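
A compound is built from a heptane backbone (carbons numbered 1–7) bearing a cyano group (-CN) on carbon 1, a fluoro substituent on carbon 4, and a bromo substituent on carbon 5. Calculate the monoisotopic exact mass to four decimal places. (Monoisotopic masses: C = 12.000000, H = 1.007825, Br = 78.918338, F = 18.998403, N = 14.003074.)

Atom tally by fragment:
  NCCH2 → C:2 H:2 N:1
  CH2 → C:1 H:2
  CH2 → C:1 H:2
  CH(F) → C:1 H:1 F:1
  CH(Br) → C:1 H:1 Br:1
  CH2 → C:1 H:2
  CH3 → C:1 H:3
Element totals:
  C: 8
  H: 13
  Br: 1
  F: 1
  N: 1
Molecular formula: C8H13BrFN.
  M = 8(12.0) + 13(1.007825) + 78.918338 + 18.998403 + 14.003074
    = 96.000000 + 13.101725 + 78.918338 + 18.998403 + 14.003074 = 221.021540

221.0215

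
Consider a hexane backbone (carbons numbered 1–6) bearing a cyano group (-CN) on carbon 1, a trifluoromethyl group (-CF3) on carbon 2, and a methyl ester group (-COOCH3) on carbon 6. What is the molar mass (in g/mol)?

237.22 g/mol

Atom tally by fragment:
  NCCH2 → C:2 H:2 N:1
  CH(CF3) → C:2 H:1 F:3
  CH2 → C:1 H:2
  CH2 → C:1 H:2
  CH2 → C:1 H:2
  CH2COOCH3 → C:3 H:5 O:2
Element totals:
  C: 10
  H: 14
  F: 3
  N: 1
  O: 2
Molecular formula: C10H14F3NO2.
  M = 10(12.011) + 14(1.008) + 3(18.998) + 14.007 + 2(15.999)
    = 120.110 + 14.112 + 56.994 + 14.007 + 31.998 = 237.221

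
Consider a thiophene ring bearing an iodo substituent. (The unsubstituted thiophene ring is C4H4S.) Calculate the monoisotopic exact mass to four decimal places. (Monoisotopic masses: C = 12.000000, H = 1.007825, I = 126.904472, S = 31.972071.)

209.9000

Atom tally by fragment:
  thiophene ring core → C:4 H:4 S:1
  (− 1 ring H displaced by substituents)
  + I → I:1
Element totals:
  C: 4
  H: 3
  I: 1
  S: 1
Molecular formula: C4H3IS.
  M = 4(12.0) + 3(1.007825) + 126.904472 + 31.972071
    = 48.000000 + 3.023475 + 126.904472 + 31.972071 = 209.900018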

● ● ●

■ **Exercise description**
Restate the data above exactly, keeping each word as it stands.

■ **Answer area**
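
A compound is built from a heptane backbone (carbons numbered 1–7) bearing a cyano group (-CN) on carbon 1, a fluoro substituent on carbon 4, and a bromo substituent on carbon 5. Calculate the monoisotopic exact mass to four decimal places. (Monoisotopic masses: C = 12.000000, H = 1.007825, Br = 78.918338, F = 18.998403, N = 14.003074.)

Atom tally by fragment:
  NCCH2 → C:2 H:2 N:1
  CH2 → C:1 H:2
  CH2 → C:1 H:2
  CH(F) → C:1 H:1 F:1
  CH(Br) → C:1 H:1 Br:1
  CH2 → C:1 H:2
  CH3 → C:1 H:3
Element totals:
  C: 8
  H: 13
  Br: 1
  F: 1
  N: 1
Molecular formula: C8H13BrFN.
  M = 8(12.0) + 13(1.007825) + 78.918338 + 18.998403 + 14.003074
    = 96.000000 + 13.101725 + 78.918338 + 18.998403 + 14.003074 = 221.021540

221.0215

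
Consider a hexane backbone (carbons numbered 1–6) bearing a cyano group (-CN) on carbon 1, a trifluoromethyl group (-CF3) on carbon 2, and a methyl ester group (-COOCH3) on carbon 6. What is the molar mass (in g/mol)?

237.22 g/mol

Atom tally by fragment:
  NCCH2 → C:2 H:2 N:1
  CH(CF3) → C:2 H:1 F:3
  CH2 → C:1 H:2
  CH2 → C:1 H:2
  CH2 → C:1 H:2
  CH2COOCH3 → C:3 H:5 O:2
Element totals:
  C: 10
  H: 14
  F: 3
  N: 1
  O: 2
Molecular formula: C10H14F3NO2.
  M = 10(12.011) + 14(1.008) + 3(18.998) + 14.007 + 2(15.999)
    = 120.110 + 14.112 + 56.994 + 14.007 + 31.998 = 237.221

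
Consider a thiophene ring bearing an iodo substituent. (The unsubstituted thiophene ring is C4H4S.) Calculate the monoisotopic exact mass to four decimal places. (Monoisotopic masses: C = 12.000000, H = 1.007825, I = 126.904472, S = 31.972071.)

209.9000

Atom tally by fragment:
  thiophene ring core → C:4 H:4 S:1
  (− 1 ring H displaced by substituents)
  + I → I:1
Element totals:
  C: 4
  H: 3
  I: 1
  S: 1
Molecular formula: C4H3IS.
  M = 4(12.0) + 3(1.007825) + 126.904472 + 31.972071
    = 48.000000 + 3.023475 + 126.904472 + 31.972071 = 209.900018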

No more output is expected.